[YOUR INSTRUCTIONS]
Wherever the string "successors" occurs in a line of these records, report that line.

· · · · · · ·

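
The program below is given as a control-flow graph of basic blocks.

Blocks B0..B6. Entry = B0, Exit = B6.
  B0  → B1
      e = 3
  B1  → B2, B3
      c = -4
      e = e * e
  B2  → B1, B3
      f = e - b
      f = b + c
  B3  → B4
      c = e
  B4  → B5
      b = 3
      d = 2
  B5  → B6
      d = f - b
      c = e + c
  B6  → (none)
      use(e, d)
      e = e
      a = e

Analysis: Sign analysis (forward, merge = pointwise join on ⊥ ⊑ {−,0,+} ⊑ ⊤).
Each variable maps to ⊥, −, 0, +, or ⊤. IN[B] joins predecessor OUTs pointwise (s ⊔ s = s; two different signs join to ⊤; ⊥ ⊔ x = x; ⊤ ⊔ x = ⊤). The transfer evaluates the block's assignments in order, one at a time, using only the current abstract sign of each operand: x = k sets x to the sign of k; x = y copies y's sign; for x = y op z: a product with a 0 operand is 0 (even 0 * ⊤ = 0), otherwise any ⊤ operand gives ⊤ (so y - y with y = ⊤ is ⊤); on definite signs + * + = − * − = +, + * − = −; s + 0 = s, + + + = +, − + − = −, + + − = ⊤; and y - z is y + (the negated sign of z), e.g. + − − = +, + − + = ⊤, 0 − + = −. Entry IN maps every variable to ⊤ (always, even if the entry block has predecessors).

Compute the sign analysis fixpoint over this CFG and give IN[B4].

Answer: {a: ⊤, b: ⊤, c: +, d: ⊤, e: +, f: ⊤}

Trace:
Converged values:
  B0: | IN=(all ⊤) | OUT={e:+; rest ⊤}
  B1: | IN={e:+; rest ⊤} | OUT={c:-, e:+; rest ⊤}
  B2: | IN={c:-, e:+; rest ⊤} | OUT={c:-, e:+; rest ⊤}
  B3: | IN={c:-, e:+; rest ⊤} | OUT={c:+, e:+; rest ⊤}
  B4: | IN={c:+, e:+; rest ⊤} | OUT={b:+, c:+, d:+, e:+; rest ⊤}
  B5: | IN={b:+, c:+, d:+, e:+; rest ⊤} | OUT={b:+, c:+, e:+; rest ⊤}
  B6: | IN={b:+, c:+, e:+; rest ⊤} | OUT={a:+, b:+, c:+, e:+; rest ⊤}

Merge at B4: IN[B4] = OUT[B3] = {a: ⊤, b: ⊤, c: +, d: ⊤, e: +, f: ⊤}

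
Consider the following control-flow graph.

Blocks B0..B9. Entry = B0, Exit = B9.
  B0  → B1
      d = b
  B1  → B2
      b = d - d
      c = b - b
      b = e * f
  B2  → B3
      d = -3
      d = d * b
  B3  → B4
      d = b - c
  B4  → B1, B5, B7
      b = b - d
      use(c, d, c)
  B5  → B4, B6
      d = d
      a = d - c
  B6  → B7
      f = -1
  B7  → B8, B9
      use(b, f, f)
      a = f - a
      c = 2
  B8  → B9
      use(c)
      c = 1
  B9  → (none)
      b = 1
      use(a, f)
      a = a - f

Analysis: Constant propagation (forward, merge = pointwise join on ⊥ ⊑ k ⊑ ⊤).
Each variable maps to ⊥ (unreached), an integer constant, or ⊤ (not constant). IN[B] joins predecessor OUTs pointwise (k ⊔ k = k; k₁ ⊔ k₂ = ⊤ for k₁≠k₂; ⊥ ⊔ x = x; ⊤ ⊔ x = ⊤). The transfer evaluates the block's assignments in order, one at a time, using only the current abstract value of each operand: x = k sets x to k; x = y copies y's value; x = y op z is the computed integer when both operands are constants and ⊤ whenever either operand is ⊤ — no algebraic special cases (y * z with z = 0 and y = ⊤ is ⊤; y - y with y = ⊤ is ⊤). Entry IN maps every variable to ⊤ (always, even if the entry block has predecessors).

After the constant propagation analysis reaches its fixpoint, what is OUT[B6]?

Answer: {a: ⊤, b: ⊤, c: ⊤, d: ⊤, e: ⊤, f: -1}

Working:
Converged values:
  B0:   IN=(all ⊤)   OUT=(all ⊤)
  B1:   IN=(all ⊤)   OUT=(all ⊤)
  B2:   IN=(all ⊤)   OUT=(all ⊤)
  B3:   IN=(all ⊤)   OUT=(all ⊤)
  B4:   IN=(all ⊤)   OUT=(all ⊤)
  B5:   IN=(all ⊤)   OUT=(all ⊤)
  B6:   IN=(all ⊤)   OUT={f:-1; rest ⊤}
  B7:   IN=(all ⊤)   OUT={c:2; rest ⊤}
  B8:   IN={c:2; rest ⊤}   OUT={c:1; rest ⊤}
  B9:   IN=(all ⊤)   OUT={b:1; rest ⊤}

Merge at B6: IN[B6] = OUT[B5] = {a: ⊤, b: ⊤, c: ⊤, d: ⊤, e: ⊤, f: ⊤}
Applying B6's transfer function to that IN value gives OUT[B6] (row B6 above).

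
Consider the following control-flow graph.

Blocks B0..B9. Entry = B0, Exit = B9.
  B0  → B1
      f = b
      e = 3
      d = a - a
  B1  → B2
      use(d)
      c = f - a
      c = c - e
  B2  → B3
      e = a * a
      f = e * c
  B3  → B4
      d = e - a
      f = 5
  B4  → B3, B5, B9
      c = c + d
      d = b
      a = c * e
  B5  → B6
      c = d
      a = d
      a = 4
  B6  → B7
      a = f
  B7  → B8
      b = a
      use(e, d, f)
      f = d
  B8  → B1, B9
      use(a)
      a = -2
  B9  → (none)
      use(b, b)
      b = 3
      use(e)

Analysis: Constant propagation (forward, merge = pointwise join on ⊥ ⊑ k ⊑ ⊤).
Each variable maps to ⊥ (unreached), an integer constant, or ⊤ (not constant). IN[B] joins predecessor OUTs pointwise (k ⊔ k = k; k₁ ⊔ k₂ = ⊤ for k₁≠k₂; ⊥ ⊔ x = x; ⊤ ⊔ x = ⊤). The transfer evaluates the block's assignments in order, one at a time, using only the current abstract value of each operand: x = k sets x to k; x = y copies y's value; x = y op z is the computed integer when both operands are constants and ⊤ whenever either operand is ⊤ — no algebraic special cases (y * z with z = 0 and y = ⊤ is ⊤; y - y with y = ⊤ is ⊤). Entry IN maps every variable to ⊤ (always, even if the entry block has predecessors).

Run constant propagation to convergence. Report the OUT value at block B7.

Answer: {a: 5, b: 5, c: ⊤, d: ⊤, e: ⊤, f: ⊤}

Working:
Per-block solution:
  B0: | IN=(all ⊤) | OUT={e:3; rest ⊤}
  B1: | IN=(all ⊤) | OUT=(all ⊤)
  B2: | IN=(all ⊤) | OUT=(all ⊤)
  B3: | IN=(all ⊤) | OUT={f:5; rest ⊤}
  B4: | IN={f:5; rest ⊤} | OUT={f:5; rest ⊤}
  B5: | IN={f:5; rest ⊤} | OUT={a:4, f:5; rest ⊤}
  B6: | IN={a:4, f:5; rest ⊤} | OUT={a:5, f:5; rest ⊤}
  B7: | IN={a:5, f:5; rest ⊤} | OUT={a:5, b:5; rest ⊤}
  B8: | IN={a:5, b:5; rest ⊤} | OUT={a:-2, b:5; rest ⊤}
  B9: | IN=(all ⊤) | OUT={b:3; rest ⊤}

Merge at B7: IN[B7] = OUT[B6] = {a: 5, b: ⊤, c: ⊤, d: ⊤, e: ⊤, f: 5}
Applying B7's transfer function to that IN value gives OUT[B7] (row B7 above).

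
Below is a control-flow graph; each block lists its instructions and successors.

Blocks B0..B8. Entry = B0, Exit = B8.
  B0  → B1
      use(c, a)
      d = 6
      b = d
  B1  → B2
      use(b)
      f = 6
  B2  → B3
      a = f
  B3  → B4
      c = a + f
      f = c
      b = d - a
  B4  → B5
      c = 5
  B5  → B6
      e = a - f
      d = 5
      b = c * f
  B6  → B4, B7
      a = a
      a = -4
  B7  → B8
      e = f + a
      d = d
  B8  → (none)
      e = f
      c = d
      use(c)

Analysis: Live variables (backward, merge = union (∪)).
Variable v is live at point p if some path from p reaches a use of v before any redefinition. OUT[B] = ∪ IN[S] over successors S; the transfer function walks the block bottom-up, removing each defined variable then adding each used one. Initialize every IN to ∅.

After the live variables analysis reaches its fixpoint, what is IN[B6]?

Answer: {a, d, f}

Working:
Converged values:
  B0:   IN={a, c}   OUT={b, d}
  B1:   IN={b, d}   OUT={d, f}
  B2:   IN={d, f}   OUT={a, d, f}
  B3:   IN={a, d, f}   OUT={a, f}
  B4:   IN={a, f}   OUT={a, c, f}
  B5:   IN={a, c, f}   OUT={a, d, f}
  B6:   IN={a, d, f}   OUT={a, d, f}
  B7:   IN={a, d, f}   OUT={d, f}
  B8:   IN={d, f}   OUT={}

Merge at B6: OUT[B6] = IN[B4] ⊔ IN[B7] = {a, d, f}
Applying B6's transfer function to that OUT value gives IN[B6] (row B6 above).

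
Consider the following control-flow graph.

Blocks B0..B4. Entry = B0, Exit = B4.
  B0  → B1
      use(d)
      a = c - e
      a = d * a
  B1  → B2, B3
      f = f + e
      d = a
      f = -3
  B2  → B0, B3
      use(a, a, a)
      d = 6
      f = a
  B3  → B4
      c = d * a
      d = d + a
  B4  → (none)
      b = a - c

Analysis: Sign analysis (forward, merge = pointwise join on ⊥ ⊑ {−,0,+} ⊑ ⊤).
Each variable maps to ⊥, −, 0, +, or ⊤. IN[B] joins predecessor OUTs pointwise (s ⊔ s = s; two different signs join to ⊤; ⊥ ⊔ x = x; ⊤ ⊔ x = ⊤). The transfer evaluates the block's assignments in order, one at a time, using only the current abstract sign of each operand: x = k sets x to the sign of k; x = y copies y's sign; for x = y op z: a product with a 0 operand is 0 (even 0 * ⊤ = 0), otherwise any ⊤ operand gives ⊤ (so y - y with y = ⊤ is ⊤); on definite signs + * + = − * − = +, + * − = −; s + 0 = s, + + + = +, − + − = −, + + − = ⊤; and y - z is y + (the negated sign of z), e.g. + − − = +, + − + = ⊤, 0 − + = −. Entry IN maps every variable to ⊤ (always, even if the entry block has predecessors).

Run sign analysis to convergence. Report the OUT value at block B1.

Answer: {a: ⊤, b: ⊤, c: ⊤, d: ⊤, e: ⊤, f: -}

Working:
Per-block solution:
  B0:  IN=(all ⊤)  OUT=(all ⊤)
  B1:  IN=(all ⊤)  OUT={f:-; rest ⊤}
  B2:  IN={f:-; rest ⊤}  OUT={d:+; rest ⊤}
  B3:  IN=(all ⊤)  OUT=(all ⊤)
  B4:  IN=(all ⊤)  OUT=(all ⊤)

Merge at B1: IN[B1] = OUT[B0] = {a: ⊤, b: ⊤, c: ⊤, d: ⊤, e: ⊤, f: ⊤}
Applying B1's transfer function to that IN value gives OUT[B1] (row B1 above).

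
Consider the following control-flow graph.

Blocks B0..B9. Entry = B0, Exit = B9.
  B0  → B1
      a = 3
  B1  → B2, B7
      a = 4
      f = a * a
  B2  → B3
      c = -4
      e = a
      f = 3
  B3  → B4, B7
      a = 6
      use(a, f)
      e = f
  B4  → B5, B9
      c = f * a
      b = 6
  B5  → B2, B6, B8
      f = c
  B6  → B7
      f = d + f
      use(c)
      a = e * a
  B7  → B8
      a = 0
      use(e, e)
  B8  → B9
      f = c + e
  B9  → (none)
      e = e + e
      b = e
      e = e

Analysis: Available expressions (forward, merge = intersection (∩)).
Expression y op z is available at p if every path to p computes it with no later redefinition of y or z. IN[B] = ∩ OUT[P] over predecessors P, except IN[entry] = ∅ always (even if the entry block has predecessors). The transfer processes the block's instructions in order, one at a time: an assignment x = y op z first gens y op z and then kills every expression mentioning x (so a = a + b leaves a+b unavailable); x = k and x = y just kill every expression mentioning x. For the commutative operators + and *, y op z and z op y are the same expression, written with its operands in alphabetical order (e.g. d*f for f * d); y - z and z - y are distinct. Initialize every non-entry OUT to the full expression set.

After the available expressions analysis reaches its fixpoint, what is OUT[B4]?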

· · · · · · ·

[EXERCISE RESPONSE]
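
Below is a control-flow graph; each block lists its instructions and successors.
Variable v is live at point p if some path from p reaches a use of v before any redefinition. OUT[B] = ∪ IN[S] over successors S; the transfer function walks the block bottom-up, removing each defined variable then adding each used one. Initialize every IN to ∅.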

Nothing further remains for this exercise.